(Your instructions)
Read the lines below. Copy out any that hold the string "gives".

[Opening Study material section]

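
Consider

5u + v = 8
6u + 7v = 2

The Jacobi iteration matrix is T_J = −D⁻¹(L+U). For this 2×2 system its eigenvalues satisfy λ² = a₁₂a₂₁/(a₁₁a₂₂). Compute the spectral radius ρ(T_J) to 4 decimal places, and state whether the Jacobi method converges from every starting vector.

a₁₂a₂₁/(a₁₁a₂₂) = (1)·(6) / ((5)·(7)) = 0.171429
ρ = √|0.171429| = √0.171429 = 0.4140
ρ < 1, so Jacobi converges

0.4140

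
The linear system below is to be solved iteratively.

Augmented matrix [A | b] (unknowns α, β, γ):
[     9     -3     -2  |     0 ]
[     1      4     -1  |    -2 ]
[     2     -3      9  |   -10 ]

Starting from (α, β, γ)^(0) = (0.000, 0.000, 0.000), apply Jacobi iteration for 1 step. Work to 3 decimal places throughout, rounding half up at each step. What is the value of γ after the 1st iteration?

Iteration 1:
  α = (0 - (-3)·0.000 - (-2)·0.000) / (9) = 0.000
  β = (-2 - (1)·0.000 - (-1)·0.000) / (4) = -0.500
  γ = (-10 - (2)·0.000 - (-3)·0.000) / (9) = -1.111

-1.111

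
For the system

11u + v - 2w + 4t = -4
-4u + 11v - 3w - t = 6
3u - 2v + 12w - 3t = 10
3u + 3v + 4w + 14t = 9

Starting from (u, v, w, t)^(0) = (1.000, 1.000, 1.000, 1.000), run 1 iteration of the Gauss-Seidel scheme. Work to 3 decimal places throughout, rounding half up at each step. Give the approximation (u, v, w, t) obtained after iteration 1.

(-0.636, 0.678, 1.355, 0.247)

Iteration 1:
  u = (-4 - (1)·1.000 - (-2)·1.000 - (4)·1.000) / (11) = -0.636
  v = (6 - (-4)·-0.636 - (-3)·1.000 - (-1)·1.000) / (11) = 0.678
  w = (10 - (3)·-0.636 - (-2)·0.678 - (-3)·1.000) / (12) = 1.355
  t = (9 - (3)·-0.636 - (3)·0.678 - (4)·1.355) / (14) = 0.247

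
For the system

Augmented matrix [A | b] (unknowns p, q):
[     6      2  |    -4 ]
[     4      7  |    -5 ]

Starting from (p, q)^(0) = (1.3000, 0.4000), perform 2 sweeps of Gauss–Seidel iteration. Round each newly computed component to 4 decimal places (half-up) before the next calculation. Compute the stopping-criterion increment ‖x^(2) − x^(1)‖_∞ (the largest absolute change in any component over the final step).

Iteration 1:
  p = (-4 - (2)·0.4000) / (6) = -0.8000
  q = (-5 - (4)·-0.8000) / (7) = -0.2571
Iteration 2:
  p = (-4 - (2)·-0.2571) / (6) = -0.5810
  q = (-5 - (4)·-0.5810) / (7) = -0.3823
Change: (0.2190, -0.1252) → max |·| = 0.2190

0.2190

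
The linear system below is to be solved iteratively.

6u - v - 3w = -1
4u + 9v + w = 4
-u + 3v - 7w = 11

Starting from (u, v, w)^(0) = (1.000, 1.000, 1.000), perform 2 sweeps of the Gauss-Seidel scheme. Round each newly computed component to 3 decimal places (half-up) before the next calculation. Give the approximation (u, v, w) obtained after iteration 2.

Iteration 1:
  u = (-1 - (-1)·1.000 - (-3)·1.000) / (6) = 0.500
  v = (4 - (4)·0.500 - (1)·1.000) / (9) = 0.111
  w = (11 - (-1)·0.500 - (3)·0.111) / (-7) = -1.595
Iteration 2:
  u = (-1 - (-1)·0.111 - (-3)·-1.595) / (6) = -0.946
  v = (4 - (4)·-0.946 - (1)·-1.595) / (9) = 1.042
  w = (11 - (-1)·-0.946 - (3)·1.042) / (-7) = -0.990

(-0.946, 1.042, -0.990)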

[Closing Study material section]
[Opening Study material section]

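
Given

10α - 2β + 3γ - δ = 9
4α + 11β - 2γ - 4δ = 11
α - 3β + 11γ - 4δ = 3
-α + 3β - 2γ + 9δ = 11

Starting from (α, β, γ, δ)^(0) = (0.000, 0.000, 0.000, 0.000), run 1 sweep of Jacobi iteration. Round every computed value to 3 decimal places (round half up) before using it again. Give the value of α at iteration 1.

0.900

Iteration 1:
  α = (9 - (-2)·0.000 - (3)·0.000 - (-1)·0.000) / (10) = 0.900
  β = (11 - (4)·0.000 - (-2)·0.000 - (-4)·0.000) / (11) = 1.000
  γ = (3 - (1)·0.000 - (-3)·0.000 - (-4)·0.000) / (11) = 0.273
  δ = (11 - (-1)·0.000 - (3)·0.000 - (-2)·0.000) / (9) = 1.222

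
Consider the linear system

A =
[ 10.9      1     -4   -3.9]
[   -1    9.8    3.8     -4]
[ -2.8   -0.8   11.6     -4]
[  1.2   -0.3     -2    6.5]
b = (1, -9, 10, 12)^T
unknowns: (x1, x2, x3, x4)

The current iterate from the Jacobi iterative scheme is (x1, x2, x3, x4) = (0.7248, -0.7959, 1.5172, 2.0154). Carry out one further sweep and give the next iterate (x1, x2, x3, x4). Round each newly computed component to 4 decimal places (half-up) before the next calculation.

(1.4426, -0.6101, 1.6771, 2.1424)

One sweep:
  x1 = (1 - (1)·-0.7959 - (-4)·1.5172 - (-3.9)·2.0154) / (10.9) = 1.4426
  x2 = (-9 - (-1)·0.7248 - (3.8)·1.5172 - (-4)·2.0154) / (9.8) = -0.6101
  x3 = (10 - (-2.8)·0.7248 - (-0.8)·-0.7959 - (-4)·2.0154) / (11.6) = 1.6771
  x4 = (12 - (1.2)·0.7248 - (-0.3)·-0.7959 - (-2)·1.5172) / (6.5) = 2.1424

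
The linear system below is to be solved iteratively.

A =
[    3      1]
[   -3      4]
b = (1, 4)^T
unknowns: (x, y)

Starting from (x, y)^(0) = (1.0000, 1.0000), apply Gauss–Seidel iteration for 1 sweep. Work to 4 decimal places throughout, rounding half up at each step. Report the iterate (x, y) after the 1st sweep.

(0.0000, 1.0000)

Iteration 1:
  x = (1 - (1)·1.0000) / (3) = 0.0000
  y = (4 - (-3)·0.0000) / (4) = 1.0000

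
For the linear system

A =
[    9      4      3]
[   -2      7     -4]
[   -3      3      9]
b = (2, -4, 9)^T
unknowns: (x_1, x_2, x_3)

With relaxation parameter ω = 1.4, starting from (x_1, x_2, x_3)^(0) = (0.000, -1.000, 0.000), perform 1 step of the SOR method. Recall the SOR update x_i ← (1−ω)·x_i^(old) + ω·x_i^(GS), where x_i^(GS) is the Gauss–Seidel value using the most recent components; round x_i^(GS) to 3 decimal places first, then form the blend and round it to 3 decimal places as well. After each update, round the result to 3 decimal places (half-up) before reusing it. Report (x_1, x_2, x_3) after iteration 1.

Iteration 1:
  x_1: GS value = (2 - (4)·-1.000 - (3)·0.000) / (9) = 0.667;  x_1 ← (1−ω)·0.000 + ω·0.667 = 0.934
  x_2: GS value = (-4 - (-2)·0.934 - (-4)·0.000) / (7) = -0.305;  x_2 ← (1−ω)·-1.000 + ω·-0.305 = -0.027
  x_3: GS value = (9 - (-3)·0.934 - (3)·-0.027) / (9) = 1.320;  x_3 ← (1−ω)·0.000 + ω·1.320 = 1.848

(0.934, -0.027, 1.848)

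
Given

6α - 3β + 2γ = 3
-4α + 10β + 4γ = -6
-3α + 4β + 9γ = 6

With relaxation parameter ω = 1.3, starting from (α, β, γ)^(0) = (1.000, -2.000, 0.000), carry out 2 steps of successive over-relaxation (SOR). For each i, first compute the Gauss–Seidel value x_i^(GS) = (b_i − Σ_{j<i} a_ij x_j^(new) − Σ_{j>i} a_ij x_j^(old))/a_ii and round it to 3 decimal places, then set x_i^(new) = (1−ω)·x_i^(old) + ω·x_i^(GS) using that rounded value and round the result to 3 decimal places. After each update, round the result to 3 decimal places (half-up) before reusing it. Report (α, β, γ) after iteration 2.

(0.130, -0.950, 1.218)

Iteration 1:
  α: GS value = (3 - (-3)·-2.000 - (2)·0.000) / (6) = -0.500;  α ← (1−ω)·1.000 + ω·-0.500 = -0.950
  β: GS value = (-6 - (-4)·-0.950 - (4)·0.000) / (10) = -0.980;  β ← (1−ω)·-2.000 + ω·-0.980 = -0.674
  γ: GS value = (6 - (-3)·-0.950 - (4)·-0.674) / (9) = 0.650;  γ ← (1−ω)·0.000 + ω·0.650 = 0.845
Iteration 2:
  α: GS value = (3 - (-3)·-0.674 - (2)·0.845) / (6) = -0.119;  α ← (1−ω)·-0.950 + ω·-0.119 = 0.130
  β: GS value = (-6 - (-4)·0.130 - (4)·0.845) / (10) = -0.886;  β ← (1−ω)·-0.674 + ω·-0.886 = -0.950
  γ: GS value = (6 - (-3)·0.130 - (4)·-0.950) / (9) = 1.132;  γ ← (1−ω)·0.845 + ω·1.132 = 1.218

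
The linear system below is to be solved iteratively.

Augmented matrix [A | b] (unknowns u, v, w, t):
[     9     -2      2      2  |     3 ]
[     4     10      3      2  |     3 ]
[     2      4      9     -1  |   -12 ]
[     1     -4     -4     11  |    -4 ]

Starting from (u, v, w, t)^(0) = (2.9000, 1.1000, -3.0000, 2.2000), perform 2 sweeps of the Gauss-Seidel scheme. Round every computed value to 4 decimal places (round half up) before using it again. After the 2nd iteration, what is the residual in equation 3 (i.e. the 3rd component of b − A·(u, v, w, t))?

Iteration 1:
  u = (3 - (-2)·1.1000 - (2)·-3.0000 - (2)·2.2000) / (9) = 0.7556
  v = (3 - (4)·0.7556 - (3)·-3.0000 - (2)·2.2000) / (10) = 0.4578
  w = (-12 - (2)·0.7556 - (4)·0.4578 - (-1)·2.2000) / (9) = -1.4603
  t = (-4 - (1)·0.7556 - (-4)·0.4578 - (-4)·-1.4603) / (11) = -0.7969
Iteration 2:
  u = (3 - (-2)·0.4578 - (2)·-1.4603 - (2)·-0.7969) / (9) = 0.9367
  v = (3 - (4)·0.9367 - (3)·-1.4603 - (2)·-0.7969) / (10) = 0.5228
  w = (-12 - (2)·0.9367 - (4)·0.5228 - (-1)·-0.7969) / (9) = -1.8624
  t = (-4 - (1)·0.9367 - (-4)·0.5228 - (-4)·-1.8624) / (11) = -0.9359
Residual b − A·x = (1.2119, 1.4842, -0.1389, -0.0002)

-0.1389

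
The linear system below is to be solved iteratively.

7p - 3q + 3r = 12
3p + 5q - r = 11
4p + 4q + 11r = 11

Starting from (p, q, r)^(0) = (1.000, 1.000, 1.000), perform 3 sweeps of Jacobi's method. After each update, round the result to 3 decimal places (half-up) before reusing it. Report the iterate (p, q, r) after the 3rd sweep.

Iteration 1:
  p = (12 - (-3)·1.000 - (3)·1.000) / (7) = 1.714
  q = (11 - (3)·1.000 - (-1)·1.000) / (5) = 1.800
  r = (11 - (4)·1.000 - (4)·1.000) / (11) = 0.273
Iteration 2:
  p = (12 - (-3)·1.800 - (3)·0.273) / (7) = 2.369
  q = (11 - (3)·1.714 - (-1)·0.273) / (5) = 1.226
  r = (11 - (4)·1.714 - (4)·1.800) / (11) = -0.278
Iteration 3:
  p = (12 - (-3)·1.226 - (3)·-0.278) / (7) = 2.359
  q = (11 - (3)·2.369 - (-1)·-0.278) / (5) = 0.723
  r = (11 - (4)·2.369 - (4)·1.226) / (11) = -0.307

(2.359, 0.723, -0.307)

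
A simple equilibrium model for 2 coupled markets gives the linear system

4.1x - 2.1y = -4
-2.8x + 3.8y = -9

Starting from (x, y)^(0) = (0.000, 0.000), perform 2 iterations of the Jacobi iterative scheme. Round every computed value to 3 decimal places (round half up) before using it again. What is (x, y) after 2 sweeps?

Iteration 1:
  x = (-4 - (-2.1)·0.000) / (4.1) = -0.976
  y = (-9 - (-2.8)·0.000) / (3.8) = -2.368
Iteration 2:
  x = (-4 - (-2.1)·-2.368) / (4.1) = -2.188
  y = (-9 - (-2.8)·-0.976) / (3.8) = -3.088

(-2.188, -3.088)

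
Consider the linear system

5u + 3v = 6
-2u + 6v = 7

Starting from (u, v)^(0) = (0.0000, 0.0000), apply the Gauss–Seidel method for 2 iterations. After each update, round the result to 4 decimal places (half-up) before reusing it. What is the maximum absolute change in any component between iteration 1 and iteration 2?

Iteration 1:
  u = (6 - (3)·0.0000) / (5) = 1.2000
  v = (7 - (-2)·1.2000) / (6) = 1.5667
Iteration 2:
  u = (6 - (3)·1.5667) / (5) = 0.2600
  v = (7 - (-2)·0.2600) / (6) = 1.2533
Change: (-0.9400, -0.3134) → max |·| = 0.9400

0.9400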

[Closing Study material section]
[Opening Study material section]

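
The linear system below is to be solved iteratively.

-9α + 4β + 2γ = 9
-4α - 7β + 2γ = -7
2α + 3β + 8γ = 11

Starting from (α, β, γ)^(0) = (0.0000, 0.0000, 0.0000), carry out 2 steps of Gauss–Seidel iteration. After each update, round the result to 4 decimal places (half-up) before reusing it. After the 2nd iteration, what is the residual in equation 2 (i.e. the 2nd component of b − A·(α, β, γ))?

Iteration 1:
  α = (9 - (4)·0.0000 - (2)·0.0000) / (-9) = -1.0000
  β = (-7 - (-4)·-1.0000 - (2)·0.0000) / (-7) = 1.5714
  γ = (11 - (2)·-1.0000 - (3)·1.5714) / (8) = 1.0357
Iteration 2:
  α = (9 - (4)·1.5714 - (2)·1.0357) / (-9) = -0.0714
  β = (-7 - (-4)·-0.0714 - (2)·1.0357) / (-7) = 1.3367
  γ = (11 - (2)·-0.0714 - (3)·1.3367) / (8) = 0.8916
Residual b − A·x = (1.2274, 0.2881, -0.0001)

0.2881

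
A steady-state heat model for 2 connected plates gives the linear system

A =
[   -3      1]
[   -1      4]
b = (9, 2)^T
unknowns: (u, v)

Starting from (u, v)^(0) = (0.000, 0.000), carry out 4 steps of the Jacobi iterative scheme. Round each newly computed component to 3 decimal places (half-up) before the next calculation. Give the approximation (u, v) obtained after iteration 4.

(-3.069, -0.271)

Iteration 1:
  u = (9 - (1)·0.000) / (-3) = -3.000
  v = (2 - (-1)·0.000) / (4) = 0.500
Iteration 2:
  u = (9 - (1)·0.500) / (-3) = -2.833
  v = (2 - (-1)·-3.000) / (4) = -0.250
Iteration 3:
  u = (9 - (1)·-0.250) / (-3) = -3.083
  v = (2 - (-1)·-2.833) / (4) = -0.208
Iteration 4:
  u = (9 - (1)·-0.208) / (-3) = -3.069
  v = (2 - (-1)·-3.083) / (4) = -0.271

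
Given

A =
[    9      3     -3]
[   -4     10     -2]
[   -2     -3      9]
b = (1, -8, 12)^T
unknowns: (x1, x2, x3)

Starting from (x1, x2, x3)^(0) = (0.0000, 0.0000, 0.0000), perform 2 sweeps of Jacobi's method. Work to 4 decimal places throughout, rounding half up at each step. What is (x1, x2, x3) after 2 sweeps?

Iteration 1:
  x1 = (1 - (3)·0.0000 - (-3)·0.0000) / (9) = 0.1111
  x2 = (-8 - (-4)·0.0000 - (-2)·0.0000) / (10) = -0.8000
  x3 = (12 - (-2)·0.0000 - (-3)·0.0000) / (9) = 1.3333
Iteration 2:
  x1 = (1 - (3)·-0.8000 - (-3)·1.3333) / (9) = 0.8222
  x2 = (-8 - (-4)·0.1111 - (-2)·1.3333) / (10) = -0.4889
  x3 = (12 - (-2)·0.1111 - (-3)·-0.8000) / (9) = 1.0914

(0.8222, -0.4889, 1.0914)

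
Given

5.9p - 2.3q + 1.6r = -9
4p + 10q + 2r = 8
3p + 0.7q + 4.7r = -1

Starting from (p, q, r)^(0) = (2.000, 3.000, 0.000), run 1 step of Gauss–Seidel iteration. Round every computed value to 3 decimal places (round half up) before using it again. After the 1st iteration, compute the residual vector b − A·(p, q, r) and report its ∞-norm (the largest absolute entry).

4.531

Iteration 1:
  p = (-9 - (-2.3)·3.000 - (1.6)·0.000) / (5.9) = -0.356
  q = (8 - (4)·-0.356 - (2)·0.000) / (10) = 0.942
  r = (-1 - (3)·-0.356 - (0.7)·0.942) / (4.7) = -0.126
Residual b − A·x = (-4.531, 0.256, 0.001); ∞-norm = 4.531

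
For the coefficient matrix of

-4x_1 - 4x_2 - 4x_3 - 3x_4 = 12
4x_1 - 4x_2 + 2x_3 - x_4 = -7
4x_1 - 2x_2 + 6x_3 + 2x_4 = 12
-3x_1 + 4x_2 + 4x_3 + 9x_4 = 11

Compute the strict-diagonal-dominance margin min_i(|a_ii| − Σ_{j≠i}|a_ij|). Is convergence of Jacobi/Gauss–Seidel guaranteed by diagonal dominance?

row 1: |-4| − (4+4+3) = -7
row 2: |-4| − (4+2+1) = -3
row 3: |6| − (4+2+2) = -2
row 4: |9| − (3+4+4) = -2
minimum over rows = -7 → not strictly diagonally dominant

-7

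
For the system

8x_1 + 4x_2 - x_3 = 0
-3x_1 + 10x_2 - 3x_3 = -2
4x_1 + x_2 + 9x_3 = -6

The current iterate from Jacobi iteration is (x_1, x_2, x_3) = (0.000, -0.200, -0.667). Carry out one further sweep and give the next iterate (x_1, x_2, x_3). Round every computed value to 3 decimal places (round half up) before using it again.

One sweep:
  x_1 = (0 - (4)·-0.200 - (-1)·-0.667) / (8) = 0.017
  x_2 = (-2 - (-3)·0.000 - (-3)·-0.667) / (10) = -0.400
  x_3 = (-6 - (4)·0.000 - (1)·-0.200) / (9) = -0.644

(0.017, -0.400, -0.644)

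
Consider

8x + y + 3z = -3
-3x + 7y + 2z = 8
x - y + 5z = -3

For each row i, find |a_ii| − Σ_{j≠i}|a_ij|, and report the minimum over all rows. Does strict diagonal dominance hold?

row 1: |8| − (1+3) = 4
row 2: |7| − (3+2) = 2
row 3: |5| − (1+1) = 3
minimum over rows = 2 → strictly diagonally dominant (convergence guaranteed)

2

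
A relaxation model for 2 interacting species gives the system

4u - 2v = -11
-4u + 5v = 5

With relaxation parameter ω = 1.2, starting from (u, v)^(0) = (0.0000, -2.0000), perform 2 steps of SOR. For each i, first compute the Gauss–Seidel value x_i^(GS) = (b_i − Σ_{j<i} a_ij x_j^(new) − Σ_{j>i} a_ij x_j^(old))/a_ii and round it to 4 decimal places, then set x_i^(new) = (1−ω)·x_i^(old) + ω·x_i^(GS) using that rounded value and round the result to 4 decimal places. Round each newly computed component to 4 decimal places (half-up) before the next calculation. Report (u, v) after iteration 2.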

[Closing Study material section]

(Answer section)
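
A simple equilibrium model for 2 coupled markets gives the linear system
A steady-state heat model for 2 connected plates gives the linear system
A relaxation model for 2 interacting species gives the system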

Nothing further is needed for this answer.